● **ASSIGNMENT**: Each record should be written out exactly as given.

(Saved data entries)
━━━━━━

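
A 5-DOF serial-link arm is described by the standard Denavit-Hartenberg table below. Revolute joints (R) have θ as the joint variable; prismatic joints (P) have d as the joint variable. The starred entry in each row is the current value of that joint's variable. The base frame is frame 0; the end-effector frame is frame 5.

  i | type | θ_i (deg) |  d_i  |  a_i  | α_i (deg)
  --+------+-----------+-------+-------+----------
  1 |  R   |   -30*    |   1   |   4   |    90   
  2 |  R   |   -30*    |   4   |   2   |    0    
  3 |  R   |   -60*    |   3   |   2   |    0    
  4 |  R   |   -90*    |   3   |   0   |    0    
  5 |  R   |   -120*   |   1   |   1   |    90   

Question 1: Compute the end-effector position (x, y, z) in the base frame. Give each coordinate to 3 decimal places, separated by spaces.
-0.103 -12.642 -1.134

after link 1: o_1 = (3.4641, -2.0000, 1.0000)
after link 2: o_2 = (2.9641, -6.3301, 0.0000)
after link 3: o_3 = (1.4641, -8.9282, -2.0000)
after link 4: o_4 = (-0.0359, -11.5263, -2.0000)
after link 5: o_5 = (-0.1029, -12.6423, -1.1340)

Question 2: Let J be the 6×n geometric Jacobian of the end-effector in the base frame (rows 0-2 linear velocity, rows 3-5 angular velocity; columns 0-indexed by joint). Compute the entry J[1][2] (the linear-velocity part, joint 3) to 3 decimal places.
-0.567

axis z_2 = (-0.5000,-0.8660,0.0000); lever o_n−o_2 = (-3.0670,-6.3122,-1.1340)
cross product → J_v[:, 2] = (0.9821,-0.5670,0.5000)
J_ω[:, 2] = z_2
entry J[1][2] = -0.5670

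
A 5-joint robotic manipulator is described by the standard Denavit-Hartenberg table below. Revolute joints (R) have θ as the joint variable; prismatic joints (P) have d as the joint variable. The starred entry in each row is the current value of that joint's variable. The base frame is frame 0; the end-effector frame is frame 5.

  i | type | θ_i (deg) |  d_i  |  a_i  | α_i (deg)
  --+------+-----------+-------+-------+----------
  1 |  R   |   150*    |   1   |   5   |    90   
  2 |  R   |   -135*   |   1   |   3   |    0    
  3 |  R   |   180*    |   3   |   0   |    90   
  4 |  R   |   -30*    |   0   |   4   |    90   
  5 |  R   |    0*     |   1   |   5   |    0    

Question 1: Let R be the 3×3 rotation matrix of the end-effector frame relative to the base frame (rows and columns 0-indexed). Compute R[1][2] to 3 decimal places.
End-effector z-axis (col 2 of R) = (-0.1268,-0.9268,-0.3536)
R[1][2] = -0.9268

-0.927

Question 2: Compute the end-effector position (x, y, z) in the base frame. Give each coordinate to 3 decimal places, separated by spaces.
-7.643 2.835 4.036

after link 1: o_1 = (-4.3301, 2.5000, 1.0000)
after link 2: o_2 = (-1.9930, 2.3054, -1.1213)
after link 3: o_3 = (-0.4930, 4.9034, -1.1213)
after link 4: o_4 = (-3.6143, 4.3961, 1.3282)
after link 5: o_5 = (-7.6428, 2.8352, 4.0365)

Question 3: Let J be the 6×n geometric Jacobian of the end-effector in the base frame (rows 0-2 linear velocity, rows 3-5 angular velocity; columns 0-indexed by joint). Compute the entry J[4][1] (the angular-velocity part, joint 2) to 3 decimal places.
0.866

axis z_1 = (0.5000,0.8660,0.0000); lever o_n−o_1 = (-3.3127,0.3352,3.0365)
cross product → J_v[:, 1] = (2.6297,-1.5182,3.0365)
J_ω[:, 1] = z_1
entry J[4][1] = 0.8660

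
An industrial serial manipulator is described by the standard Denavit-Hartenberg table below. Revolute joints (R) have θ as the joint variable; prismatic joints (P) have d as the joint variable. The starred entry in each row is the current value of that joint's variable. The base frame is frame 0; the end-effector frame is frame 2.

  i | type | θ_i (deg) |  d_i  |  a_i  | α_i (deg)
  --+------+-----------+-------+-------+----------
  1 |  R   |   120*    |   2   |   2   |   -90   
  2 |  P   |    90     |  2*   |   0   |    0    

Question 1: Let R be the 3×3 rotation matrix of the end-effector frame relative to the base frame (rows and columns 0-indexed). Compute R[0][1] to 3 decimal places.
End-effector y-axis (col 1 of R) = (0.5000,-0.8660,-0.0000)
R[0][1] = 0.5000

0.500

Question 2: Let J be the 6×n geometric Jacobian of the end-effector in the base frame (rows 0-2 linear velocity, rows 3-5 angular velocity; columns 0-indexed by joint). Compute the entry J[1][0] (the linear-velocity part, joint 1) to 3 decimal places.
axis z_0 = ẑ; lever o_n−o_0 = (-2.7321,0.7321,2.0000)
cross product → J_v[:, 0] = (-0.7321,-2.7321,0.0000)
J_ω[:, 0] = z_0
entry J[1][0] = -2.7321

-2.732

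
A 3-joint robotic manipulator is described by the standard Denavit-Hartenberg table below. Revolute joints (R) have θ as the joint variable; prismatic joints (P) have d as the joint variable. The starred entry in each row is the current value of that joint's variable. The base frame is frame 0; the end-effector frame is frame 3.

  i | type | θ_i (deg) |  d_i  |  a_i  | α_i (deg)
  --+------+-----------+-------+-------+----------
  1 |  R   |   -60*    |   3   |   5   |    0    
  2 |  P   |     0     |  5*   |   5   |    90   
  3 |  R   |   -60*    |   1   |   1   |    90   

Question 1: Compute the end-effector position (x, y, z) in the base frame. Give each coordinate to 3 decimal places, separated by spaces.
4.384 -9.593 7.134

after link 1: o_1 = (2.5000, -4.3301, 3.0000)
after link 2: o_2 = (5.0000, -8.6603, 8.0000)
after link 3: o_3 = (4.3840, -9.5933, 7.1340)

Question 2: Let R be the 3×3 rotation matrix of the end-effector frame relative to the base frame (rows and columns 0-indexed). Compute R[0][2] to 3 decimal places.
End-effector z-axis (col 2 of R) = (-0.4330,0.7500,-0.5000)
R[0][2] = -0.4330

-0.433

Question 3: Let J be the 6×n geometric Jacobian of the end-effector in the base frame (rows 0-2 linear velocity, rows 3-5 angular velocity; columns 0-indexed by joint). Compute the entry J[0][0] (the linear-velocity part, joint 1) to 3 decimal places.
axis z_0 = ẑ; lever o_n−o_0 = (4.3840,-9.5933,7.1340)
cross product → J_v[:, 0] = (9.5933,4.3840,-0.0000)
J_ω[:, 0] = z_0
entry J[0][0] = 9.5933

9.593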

━━━━━━

● **EXERCISE SOLUTION**:
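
A 5-DOF serial-link arm is described by the standard Denavit-Hartenberg table below. Revolute joints (R) have θ as the joint variable; prismatic joints (P) have d as the joint variable. The starred entry in each row is the current value of that joint's variable. The base frame is frame 0; the end-effector frame is frame 5.

  i | type | θ_i (deg) |  d_i  |  a_i  | α_i (deg)
  --+------+-----------+-------+-------+----------
  1 |  R   |   -30*    |   1   |   4   |    90   
  2 |  R   |   -30*    |   4   |   2   |    0    
  3 |  R   |   -60*    |   3   |   2   |    0    
  4 |  R   |   -90*    |   3   |   0   |    0    
  5 |  R   |   -120*   |   1   |   1   |    90   

Question 1: Compute the end-effector position (x, y, z) in the base frame. Give each coordinate to 3 decimal places, separated by spaces.
-0.103 -12.642 -1.134

after link 1: o_1 = (3.4641, -2.0000, 1.0000)
after link 2: o_2 = (2.9641, -6.3301, 0.0000)
after link 3: o_3 = (1.4641, -8.9282, -2.0000)
after link 4: o_4 = (-0.0359, -11.5263, -2.0000)
after link 5: o_5 = (-0.1029, -12.6423, -1.1340)

Question 2: Let J be the 6×n geometric Jacobian of the end-effector in the base frame (rows 0-2 linear velocity, rows 3-5 angular velocity; columns 0-indexed by joint). Compute the entry J[1][2] (the linear-velocity part, joint 3) to 3 decimal places.
-0.567

axis z_2 = (-0.5000,-0.8660,0.0000); lever o_n−o_2 = (-3.0670,-6.3122,-1.1340)
cross product → J_v[:, 2] = (0.9821,-0.5670,0.5000)
J_ω[:, 2] = z_2
entry J[1][2] = -0.5670

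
A 5-joint robotic manipulator is described by the standard Denavit-Hartenberg table below. Revolute joints (R) have θ as the joint variable; prismatic joints (P) have d as the joint variable. The starred entry in each row is the current value of that joint's variable. The base frame is frame 0; the end-effector frame is frame 5.

  i | type | θ_i (deg) |  d_i  |  a_i  | α_i (deg)
  --+------+-----------+-------+-------+----------
  1 |  R   |   150*    |   1   |   5   |    90   
  2 |  R   |   -135*   |   1   |   3   |    0    
  3 |  R   |   180*    |   3   |   0   |    90   
  4 |  R   |   -30*    |   0   |   4   |    90   
  5 |  R   |    0*     |   1   |   5   |    0    

Question 1: Let R be the 3×3 rotation matrix of the end-effector frame relative to the base frame (rows and columns 0-indexed). Compute R[1][2] to 3 decimal places.
End-effector z-axis (col 2 of R) = (-0.1268,-0.9268,-0.3536)
R[1][2] = -0.9268

-0.927

Question 2: Compute the end-effector position (x, y, z) in the base frame. Give each coordinate to 3 decimal places, separated by spaces.
-7.643 2.835 4.036

after link 1: o_1 = (-4.3301, 2.5000, 1.0000)
after link 2: o_2 = (-1.9930, 2.3054, -1.1213)
after link 3: o_3 = (-0.4930, 4.9034, -1.1213)
after link 4: o_4 = (-3.6143, 4.3961, 1.3282)
after link 5: o_5 = (-7.6428, 2.8352, 4.0365)

Question 3: Let J be the 6×n geometric Jacobian of the end-effector in the base frame (rows 0-2 linear velocity, rows 3-5 angular velocity; columns 0-indexed by joint). Compute the entry J[4][1] (the angular-velocity part, joint 2) to 3 decimal places.
0.866

axis z_1 = (0.5000,0.8660,0.0000); lever o_n−o_1 = (-3.3127,0.3352,3.0365)
cross product → J_v[:, 1] = (2.6297,-1.5182,3.0365)
J_ω[:, 1] = z_1
entry J[4][1] = 0.8660

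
An industrial serial manipulator is described by the standard Denavit-Hartenberg table below. Revolute joints (R) have θ as the joint variable; prismatic joints (P) have d as the joint variable. The starred entry in each row is the current value of that joint's variable. The base frame is frame 0; the end-effector frame is frame 2.

  i | type | θ_i (deg) |  d_i  |  a_i  | α_i (deg)
  --+------+-----------+-------+-------+----------
  1 |  R   |   120*    |   2   |   2   |   -90   
  2 |  P   |    90     |  2*   |   0   |    0    

Question 1: Let R be the 3×3 rotation matrix of the end-effector frame relative to the base frame (rows and columns 0-indexed). Compute R[0][1] to 3 decimal places.
End-effector y-axis (col 1 of R) = (0.5000,-0.8660,-0.0000)
R[0][1] = 0.5000

0.500

Question 2: Let J be the 6×n geometric Jacobian of the end-effector in the base frame (rows 0-2 linear velocity, rows 3-5 angular velocity; columns 0-indexed by joint). Compute the entry J[1][0] (the linear-velocity part, joint 1) to 3 decimal places.
axis z_0 = ẑ; lever o_n−o_0 = (-2.7321,0.7321,2.0000)
cross product → J_v[:, 0] = (-0.7321,-2.7321,0.0000)
J_ω[:, 0] = z_0
entry J[1][0] = -2.7321

-2.732

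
A 3-joint robotic manipulator is described by the standard Denavit-Hartenberg table below. Revolute joints (R) have θ as the joint variable; prismatic joints (P) have d as the joint variable. The starred entry in each row is the current value of that joint's variable. The base frame is frame 0; the end-effector frame is frame 3.

  i | type | θ_i (deg) |  d_i  |  a_i  | α_i (deg)
  --+------+-----------+-------+-------+----------
  1 |  R   |   -60*    |   3   |   5   |    0    
  2 |  P   |     0     |  5*   |   5   |    90   
  3 |  R   |   -60*    |   1   |   1   |    90   

Question 1: Compute the end-effector position (x, y, z) in the base frame. Give each coordinate to 3 decimal places, separated by spaces.
4.384 -9.593 7.134

after link 1: o_1 = (2.5000, -4.3301, 3.0000)
after link 2: o_2 = (5.0000, -8.6603, 8.0000)
after link 3: o_3 = (4.3840, -9.5933, 7.1340)

Question 2: Let R be the 3×3 rotation matrix of the end-effector frame relative to the base frame (rows and columns 0-indexed). Compute R[0][2] to 3 decimal places.
End-effector z-axis (col 2 of R) = (-0.4330,0.7500,-0.5000)
R[0][2] = -0.4330

-0.433

Question 3: Let J be the 6×n geometric Jacobian of the end-effector in the base frame (rows 0-2 linear velocity, rows 3-5 angular velocity; columns 0-indexed by joint). Compute the entry J[0][0] (the linear-velocity part, joint 1) to 3 decimal places.
axis z_0 = ẑ; lever o_n−o_0 = (4.3840,-9.5933,7.1340)
cross product → J_v[:, 0] = (9.5933,4.3840,-0.0000)
J_ω[:, 0] = z_0
entry J[0][0] = 9.5933

9.593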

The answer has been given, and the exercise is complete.